* EXERCISE DIRECTIONS: All of the records are to be copied out exactly, with nothing left out.

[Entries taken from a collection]
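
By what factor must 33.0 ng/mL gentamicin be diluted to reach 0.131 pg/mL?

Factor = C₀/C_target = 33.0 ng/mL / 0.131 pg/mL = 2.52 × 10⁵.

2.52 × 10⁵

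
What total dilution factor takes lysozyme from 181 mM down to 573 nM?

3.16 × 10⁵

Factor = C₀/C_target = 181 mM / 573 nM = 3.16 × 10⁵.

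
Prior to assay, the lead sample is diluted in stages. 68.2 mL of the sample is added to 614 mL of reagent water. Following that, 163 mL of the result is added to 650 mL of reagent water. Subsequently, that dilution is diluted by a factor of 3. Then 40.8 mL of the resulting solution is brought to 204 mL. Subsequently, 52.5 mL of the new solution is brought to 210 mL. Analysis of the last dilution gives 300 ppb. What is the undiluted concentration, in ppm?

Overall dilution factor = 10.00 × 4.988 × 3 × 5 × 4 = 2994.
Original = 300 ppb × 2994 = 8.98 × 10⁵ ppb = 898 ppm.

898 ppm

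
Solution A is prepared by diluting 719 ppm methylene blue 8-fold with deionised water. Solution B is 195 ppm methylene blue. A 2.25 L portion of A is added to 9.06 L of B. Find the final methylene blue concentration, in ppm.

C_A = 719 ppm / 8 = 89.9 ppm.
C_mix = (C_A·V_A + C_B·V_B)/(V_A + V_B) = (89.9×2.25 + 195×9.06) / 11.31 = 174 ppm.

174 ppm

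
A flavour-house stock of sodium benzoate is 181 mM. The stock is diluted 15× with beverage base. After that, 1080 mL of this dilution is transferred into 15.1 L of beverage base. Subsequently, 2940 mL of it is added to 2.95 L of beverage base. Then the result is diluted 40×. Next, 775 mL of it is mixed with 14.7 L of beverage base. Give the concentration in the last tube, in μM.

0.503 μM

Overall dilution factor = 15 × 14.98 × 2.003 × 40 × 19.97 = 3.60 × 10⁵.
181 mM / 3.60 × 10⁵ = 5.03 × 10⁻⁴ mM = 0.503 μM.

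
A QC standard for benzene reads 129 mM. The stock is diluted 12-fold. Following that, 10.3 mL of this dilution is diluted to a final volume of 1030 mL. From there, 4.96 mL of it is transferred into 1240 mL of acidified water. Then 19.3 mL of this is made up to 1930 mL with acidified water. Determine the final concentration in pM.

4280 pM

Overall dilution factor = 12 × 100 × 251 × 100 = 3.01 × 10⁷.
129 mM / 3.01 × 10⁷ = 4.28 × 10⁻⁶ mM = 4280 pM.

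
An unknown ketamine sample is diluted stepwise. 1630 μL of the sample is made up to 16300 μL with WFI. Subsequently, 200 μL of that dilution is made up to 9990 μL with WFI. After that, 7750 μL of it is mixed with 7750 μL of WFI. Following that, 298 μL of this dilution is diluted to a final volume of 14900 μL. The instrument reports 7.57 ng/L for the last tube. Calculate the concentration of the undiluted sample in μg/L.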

* SOLUTION FOR THIS EXERCISE:
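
By what factor must 33.0 ng/mL gentamicin be diluted to reach 0.131 pg/mL?

Factor = C₀/C_target = 33.0 ng/mL / 0.131 pg/mL = 2.52 × 10⁵.

2.52 × 10⁵

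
What total dilution factor takes lysozyme from 181 mM down to 573 nM?

3.16 × 10⁵

Factor = C₀/C_target = 181 mM / 573 nM = 3.16 × 10⁵.

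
Prior to assay, the lead sample is diluted in stages. 68.2 mL of the sample is added to 614 mL of reagent water. Following that, 163 mL of the result is added to 650 mL of reagent water. Subsequently, that dilution is diluted by a factor of 3. Then 40.8 mL of the resulting solution is brought to 204 mL. Subsequently, 52.5 mL of the new solution is brought to 210 mL. Analysis of the last dilution gives 300 ppb. What is the undiluted concentration, in ppm?

Overall dilution factor = 10.00 × 4.988 × 3 × 5 × 4 = 2994.
Original = 300 ppb × 2994 = 8.98 × 10⁵ ppb = 898 ppm.

898 ppm

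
Solution A is prepared by diluting 719 ppm methylene blue 8-fold with deionised water. Solution B is 195 ppm methylene blue. A 2.25 L portion of A is added to 9.06 L of B. Find the final methylene blue concentration, in ppm.

C_A = 719 ppm / 8 = 89.9 ppm.
C_mix = (C_A·V_A + C_B·V_B)/(V_A + V_B) = (89.9×2.25 + 195×9.06) / 11.31 = 174 ppm.

174 ppm

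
A flavour-house stock of sodium benzoate is 181 mM. The stock is diluted 15× with beverage base. After that, 1080 mL of this dilution is transferred into 15.1 L of beverage base. Subsequently, 2940 mL of it is added to 2.95 L of beverage base. Then the result is diluted 40×. Next, 775 mL of it is mixed with 14.7 L of beverage base. Give the concentration in the last tube, in μM.

0.503 μM

Overall dilution factor = 15 × 14.98 × 2.003 × 40 × 19.97 = 3.60 × 10⁵.
181 mM / 3.60 × 10⁵ = 5.03 × 10⁻⁴ mM = 0.503 μM.

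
A QC standard for benzene reads 129 mM. The stock is diluted 12-fold. Following that, 10.3 mL of this dilution is diluted to a final volume of 1030 mL. From there, 4.96 mL of it is transferred into 1240 mL of acidified water. Then 19.3 mL of this is made up to 1930 mL with acidified water. Determine the final concentration in pM.

4280 pM

Overall dilution factor = 12 × 100 × 251 × 100 = 3.01 × 10⁷.
129 mM / 3.01 × 10⁷ = 4.28 × 10⁻⁶ mM = 4280 pM.

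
An unknown ketamine sample is diluted stepwise. 1630 μL of the sample is made up to 16300 μL with WFI. Subsequently, 200 μL of that dilution is made up to 9990 μL with WFI. After that, 7750 μL of it is mixed with 7750 μL of WFI. Following that, 298 μL of this dilution is diluted to a final volume of 14900 μL. The instrument reports 7.57 ng/L for the last tube. Calculate the concentration of the undiluted sample in μg/L.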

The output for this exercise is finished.